Input data section start

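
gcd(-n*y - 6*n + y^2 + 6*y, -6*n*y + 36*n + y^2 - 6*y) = 1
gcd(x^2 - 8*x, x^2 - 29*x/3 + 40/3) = x - 8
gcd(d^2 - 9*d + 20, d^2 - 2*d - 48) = 1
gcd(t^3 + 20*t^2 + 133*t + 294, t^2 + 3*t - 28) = t + 7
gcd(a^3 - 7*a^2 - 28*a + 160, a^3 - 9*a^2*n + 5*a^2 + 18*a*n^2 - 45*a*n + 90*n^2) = a + 5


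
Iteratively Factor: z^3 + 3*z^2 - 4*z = (z - 1)*(z^2 + 4*z) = (z - 1)*(z + 4)*(z)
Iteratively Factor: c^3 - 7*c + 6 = (c + 3)*(c^2 - 3*c + 2) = (c - 1)*(c + 3)*(c - 2)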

Input data section end

• _Problem details_
Given the listing above, print all of it word for word.

• _Finished exercise_
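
gcd(-n*y - 6*n + y^2 + 6*y, -6*n*y + 36*n + y^2 - 6*y) = 1
gcd(x^2 - 8*x, x^2 - 29*x/3 + 40/3) = x - 8
gcd(d^2 - 9*d + 20, d^2 - 2*d - 48) = 1
gcd(t^3 + 20*t^2 + 133*t + 294, t^2 + 3*t - 28) = t + 7
gcd(a^3 - 7*a^2 - 28*a + 160, a^3 - 9*a^2*n + 5*a^2 + 18*a*n^2 - 45*a*n + 90*n^2) = a + 5


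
Iteratively Factor: z^3 + 3*z^2 - 4*z = (z - 1)*(z^2 + 4*z) = (z - 1)*(z + 4)*(z)
Iteratively Factor: c^3 - 7*c + 6 = (c + 3)*(c^2 - 3*c + 2) = (c - 1)*(c + 3)*(c - 2)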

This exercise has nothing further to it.